== Stored items from a collection ==
--- START ---

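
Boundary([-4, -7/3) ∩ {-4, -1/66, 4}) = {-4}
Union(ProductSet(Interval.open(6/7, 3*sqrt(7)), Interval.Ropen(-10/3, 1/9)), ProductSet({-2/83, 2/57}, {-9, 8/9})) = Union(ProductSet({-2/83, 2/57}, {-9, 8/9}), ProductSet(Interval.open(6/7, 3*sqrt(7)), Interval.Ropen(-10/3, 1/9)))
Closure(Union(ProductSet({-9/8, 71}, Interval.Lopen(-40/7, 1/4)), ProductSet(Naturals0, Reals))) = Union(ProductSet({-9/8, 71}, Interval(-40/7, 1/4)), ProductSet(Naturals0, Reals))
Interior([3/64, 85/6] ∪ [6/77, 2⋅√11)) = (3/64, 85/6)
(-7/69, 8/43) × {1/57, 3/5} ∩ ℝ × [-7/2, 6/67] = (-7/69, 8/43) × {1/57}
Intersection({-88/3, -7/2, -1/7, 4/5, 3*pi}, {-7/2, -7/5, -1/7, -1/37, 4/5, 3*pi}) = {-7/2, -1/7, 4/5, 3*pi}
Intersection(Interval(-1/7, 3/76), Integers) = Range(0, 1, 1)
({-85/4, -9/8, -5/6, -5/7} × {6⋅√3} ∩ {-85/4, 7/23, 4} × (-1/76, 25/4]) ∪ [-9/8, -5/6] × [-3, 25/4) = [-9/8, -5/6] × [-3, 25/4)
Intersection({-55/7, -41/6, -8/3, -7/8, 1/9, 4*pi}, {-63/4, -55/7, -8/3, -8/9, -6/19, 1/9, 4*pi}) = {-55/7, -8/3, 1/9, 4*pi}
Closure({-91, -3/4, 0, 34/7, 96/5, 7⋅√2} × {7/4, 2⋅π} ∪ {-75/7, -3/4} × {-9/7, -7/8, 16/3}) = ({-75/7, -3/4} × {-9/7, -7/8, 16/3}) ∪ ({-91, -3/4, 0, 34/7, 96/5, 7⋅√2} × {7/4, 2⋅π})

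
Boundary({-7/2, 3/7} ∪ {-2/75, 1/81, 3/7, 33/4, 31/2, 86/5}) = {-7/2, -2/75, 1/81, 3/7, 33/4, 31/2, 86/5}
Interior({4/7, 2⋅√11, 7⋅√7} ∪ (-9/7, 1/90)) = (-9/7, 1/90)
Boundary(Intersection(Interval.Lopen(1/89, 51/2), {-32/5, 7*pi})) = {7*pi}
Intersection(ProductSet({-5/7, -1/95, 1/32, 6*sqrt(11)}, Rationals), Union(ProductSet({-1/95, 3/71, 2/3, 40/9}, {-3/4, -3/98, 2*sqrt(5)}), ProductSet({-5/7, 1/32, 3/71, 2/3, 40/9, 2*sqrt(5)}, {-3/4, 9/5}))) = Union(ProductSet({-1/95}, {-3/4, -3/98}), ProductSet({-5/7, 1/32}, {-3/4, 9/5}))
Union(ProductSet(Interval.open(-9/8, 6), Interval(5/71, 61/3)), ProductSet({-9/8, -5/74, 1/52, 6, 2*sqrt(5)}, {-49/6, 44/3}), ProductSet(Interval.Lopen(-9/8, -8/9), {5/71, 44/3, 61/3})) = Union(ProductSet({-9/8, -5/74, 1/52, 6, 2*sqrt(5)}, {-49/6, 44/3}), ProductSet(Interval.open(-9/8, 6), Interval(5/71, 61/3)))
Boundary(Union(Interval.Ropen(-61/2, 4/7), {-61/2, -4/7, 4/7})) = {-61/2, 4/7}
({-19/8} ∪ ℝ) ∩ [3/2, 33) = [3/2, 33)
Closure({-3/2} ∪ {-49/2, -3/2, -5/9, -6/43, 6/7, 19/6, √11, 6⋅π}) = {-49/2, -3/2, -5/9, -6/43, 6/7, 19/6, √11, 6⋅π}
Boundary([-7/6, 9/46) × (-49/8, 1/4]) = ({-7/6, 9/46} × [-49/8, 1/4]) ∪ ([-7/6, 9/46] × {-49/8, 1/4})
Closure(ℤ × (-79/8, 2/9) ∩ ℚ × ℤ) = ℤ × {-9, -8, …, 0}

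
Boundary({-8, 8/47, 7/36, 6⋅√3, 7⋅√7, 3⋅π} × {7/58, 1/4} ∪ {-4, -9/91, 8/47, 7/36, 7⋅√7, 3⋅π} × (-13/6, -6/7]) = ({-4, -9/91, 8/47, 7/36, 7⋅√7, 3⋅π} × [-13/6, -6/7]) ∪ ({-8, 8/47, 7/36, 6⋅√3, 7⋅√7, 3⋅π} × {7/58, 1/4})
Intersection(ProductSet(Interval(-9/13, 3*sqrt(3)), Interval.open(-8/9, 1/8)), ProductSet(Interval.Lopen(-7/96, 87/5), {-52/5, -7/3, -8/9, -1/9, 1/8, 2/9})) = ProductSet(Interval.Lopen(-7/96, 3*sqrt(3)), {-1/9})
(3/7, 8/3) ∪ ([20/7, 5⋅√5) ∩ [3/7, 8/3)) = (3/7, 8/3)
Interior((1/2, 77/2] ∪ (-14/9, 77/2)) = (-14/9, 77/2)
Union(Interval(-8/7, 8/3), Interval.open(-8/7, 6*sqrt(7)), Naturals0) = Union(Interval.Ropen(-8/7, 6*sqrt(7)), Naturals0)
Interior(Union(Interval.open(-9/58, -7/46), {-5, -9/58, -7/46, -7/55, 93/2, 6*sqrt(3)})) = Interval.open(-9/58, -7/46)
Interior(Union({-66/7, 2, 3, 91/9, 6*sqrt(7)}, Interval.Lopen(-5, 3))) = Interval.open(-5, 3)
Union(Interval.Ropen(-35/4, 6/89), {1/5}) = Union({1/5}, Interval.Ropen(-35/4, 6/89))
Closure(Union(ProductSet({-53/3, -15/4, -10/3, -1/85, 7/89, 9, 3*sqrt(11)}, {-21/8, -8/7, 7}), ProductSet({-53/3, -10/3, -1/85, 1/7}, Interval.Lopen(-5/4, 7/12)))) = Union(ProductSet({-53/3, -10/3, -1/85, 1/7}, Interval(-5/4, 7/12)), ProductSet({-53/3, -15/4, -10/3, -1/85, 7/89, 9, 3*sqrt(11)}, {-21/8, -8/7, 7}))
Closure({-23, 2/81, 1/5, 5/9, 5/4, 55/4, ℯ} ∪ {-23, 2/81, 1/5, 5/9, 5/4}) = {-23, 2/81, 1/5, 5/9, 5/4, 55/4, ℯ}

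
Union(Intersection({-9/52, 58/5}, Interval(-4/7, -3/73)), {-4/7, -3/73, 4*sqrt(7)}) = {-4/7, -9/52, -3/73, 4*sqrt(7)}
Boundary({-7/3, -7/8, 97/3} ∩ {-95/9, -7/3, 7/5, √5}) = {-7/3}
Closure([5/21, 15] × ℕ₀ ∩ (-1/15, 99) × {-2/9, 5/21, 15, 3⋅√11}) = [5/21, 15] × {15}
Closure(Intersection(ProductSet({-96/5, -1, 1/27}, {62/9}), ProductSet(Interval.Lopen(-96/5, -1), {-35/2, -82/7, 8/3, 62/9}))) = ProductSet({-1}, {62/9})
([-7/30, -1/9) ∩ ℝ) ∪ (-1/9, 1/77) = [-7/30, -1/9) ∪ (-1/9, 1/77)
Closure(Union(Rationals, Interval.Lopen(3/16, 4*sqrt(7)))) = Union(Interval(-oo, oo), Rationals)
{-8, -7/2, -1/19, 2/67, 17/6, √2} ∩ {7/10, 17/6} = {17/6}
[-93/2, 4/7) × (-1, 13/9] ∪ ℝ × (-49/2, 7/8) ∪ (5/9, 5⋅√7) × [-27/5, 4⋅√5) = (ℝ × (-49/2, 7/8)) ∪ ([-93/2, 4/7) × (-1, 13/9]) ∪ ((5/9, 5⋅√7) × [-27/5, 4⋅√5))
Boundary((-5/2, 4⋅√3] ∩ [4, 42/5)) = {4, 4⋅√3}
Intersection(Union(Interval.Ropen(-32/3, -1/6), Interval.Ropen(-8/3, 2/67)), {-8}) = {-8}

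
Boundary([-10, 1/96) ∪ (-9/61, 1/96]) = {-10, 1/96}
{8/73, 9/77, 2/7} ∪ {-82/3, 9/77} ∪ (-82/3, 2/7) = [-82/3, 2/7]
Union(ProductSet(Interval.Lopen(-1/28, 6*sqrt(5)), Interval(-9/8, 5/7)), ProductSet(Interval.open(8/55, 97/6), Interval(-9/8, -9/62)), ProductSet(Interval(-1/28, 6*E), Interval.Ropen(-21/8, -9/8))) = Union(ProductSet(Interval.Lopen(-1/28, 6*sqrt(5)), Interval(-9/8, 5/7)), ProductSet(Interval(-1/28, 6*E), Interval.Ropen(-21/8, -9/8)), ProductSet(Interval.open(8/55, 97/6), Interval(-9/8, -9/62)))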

--- END ---

== REQUIREMENT ==
Would you copy, unchanged, the stretch of the records above that begins at the line containing "Closure([5/21, 15] ×" and ends at the line containing "Closure(Union(Rationals, Interval.Lopen(3/16, 4*sqrt(7))))", and only that?

== RESPONSE AREA ==
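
Closure([5/21, 15] × ℕ₀ ∩ (-1/15, 99) × {-2/9, 5/21, 15, 3⋅√11}) = [5/21, 15] × {15}
Closure(Intersection(ProductSet({-96/5, -1, 1/27}, {62/9}), ProductSet(Interval.Lopen(-96/5, -1), {-35/2, -82/7, 8/3, 62/9}))) = ProductSet({-1}, {62/9})
([-7/30, -1/9) ∩ ℝ) ∪ (-1/9, 1/77) = [-7/30, -1/9) ∪ (-1/9, 1/77)
Closure(Union(Rationals, Interval.Lopen(3/16, 4*sqrt(7)))) = Union(Interval(-oo, oo), Rationals)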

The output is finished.